_SOURCE MATERIAL_:

[Start of Attachment]

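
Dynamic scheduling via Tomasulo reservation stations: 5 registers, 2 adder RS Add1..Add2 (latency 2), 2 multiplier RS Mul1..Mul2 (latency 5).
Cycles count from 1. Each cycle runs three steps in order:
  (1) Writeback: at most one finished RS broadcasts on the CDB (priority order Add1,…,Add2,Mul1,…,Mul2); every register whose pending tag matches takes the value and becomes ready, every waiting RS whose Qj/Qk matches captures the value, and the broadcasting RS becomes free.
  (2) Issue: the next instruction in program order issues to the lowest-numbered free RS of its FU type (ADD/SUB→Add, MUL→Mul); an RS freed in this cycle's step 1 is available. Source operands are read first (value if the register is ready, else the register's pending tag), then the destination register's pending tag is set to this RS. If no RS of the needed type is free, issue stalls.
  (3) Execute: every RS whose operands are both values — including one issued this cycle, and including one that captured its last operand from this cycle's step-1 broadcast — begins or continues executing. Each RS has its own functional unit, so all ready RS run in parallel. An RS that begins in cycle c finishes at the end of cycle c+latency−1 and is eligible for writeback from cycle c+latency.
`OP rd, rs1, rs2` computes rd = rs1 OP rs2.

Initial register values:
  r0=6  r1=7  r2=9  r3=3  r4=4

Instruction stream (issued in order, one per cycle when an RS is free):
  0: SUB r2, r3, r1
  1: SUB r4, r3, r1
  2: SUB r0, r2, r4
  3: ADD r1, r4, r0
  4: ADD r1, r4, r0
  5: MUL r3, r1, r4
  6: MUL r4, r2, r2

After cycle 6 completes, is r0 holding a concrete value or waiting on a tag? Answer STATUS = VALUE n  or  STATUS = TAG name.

cycle 1: issue SUB r2<-Add1 // r0:6,r1:7,r2:Add1,r3:3,r4:4
cycle 2: issue SUB r4<-Add2 // r0:6,r1:7,r2:Add1,r3:3,r4:Add2
cycle 3: CDB Add1=-4; issue SUB r0<-Add1 // r0:Add1,r1:7,r2:-4,r3:3,r4:Add2
cycle 4: CDB Add2=-4; issue ADD r1<-Add2 // r0:Add1,r1:Add2,r2:-4,r3:3,r4:-4
cycle 5: stall // r0:Add1,r1:Add2,r2:-4,r3:3,r4:-4
cycle 6: CDB Add1=0; issue ADD r1<-Add1 // r0:0,r1:Add1,r2:-4,r3:3,r4:-4

STATUS = VALUE 0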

[End of Attachment]

_YOUR ASSIGNMENT_: All lines above from the one containing "(3) Execute: every" to the one containing "6: MUL r4, r2, r2" must be repeated exactly, both lines included, and no others.

_EXERCISE OUTPUT_:
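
  (3) Execute: every RS whose operands are both values — including one issued this cycle, and including one that captured its last operand from this cycle's step-1 broadcast — begins or continues executing. Each RS has its own functional unit, so all ready RS run in parallel. An RS that begins in cycle c finishes at the end of cycle c+latency−1 and is eligible for writeback from cycle c+latency.
`OP rd, rs1, rs2` computes rd = rs1 OP rs2.

Initial register values:
  r0=6  r1=7  r2=9  r3=3  r4=4

Instruction stream (issued in order, one per cycle when an RS is free):
  0: SUB r2, r3, r1
  1: SUB r4, r3, r1
  2: SUB r0, r2, r4
  3: ADD r1, r4, r0
  4: ADD r1, r4, r0
  5: MUL r3, r1, r4
  6: MUL r4, r2, r2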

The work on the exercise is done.